Required action →
The lines below that include "secret" are to be found and copied.

(Data)

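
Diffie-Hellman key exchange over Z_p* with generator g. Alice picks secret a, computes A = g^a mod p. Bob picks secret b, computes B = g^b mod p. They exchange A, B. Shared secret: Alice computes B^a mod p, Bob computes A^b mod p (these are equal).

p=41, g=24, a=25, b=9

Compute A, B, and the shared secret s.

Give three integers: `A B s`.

A = 24^25 mod 41  (bits of 25 = 11001)
  bit 0 = 1: r = r^2 * 24 mod 41 = 1^2 * 24 = 1*24 = 24
  bit 1 = 1: r = r^2 * 24 mod 41 = 24^2 * 24 = 2*24 = 7
  bit 2 = 0: r = r^2 mod 41 = 7^2 = 8
  bit 3 = 0: r = r^2 mod 41 = 8^2 = 23
  bit 4 = 1: r = r^2 * 24 mod 41 = 23^2 * 24 = 37*24 = 27
  -> A = 27
B = 24^9 mod 41  (bits of 9 = 1001)
  bit 0 = 1: r = r^2 * 24 mod 41 = 1^2 * 24 = 1*24 = 24
  bit 1 = 0: r = r^2 mod 41 = 24^2 = 2
  bit 2 = 0: r = r^2 mod 41 = 2^2 = 4
  bit 3 = 1: r = r^2 * 24 mod 41 = 4^2 * 24 = 16*24 = 15
  -> B = 15
s = B^a = 15^25 mod 41  (bits of 25 = 11001)
  bit 0 = 1: r = r^2 * 15 mod 41 = 1^2 * 15 = 1*15 = 15
  bit 1 = 1: r = r^2 * 15 mod 41 = 15^2 * 15 = 20*15 = 13
  bit 2 = 0: r = r^2 mod 41 = 13^2 = 5
  bit 3 = 0: r = r^2 mod 41 = 5^2 = 25
  bit 4 = 1: r = r^2 * 15 mod 41 = 25^2 * 15 = 10*15 = 27
  -> s = B^a = 27

Answer: 27 15 27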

(End Data)

Written answer →
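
Diffie-Hellman key exchange over Z_p* with generator g. Alice picks secret a, computes A = g^a mod p. Bob picks secret b, computes B = g^b mod p. They exchange A, B. Shared secret: Alice computes B^a mod p, Bob computes A^b mod p (these are equal).
Compute A, B, and the shared secret s.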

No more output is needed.